Where a line holds the word "observations", copy that line from the data below.

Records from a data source
• • • • •

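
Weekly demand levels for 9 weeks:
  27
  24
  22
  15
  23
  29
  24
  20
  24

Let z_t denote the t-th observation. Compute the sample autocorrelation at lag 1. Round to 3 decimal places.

Mean z̄ = (27 + 24 + 22 + 15 + 23 + 29 + 24 + 20 + 24)/9 = 23.1111
Numerator Σ_{t=1}^{8}(z_t−z̄)(z_{t+1}−z̄) = 11.4321
Denominator Σ(z_t−z̄)² = 128.8889
r_1 = 11.4321 / 128.8889 = 0.089

0.089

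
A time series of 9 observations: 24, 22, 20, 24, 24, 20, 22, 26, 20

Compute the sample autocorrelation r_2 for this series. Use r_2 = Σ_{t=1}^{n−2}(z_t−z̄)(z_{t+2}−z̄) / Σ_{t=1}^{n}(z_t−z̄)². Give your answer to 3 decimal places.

-0.534

Mean z̄ = (24 + 22 + 20 + 24 + 24 + 20 + 22 + 26 + 20)/9 = 22.4444
Σ(z_t−z̄)(z_{t+2}−z̄) = (-3.8025) + (-0.6914) + (-3.8025) + (-3.8025) + (-0.6914) + (-8.6914) + (1.0864) = -20.3951
Denominator Σ(z_t−z̄)² = 38.2222
r_2 = -20.3951 / 38.2222 = -0.534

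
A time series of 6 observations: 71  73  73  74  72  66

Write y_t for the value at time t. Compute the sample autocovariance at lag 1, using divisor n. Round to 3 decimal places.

0.625

Mean ȳ = (71 + 73 + 73 + 74 + 72 + 66)/6 = 71.5000
Deviations: -0.5000, 1.5000, 1.5000, 2.5000, 0.5000, -5.5000
Σ_{t=1}^{5}(y_t−ȳ)(y_{t+1}−ȳ) = 3.7500
γ_1 = 3.7500 / 6 = 0.625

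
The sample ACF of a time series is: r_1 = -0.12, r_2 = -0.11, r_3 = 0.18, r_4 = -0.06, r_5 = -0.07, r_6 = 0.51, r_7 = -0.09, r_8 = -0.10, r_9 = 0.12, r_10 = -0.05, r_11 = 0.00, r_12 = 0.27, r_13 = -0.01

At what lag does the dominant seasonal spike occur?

The largest autocorrelation is r_6 = 0.51, with a weaker echo at lag 12 (0.27); the remaining lags stay at or below 0.18.
The dominant spike at lag 6 indicates a seasonal period of 6.

6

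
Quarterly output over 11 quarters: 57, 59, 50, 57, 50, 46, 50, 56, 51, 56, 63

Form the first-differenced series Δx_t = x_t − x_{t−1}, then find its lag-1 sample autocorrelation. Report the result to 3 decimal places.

-0.325

First differences Δx: 2, -9, 7, -7, -4, 4, 6, -5, 5, 7
Mean of differences = 0.6000
Numerator Σ(Δx_t−Δx̄)(Δx_{t+1}−Δx̄) = -112.5600
Denominator Σ(Δx_t−Δx̄)² = 346.4000
r_1(Δx) = -112.5600 / 346.4000 = -0.325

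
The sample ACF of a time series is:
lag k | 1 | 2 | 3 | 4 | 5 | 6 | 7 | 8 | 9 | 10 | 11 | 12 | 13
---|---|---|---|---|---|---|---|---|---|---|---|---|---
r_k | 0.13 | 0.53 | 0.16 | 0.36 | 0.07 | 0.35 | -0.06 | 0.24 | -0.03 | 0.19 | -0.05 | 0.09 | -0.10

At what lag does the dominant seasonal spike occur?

The largest autocorrelation is r_2 = 0.53, with weaker echoes at lags 4 (0.36), 6 (0.35), 8 (0.24) and 10 (0.19); the remaining lags stay at or below 0.16.
The dominant spike at lag 2 indicates a seasonal period of 2.

2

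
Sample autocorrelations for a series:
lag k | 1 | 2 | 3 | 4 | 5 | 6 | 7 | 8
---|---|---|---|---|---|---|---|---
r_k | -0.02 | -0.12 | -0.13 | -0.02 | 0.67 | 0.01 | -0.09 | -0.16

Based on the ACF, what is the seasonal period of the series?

5

The largest autocorrelation is r_5 = 0.67; the remaining lags stay at or below 0.01.
The dominant spike at lag 5 indicates a seasonal period of 5.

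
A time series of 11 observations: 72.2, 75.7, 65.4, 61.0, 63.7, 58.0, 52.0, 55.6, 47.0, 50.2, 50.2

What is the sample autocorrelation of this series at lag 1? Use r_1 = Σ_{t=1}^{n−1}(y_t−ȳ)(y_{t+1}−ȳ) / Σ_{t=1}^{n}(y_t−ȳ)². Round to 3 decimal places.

0.681

Mean ȳ = (72.2 + 75.7 + 65.4 + 61.0 + 63.7 + 58.0 + 52.0 + 55.6 + 47.0 + 50.2 + 50.2)/11 = 59.1818
Numerator Σ_{t=1}^{10}(y_t−ȳ)(y_{t+1}−ȳ) = 599.8633
Denominator Σ(y_t−ȳ)² = 880.2564
r_1 = 599.8633 / 880.2564 = 0.681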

• • • • •

◆ **Output of the exercise**
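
A time series of 9 observations: 24, 22, 20, 24, 24, 20, 22, 26, 20
A time series of 6 observations: 71  73  73  74  72  66
A time series of 11 observations: 72.2, 75.7, 65.4, 61.0, 63.7, 58.0, 52.0, 55.6, 47.0, 50.2, 50.2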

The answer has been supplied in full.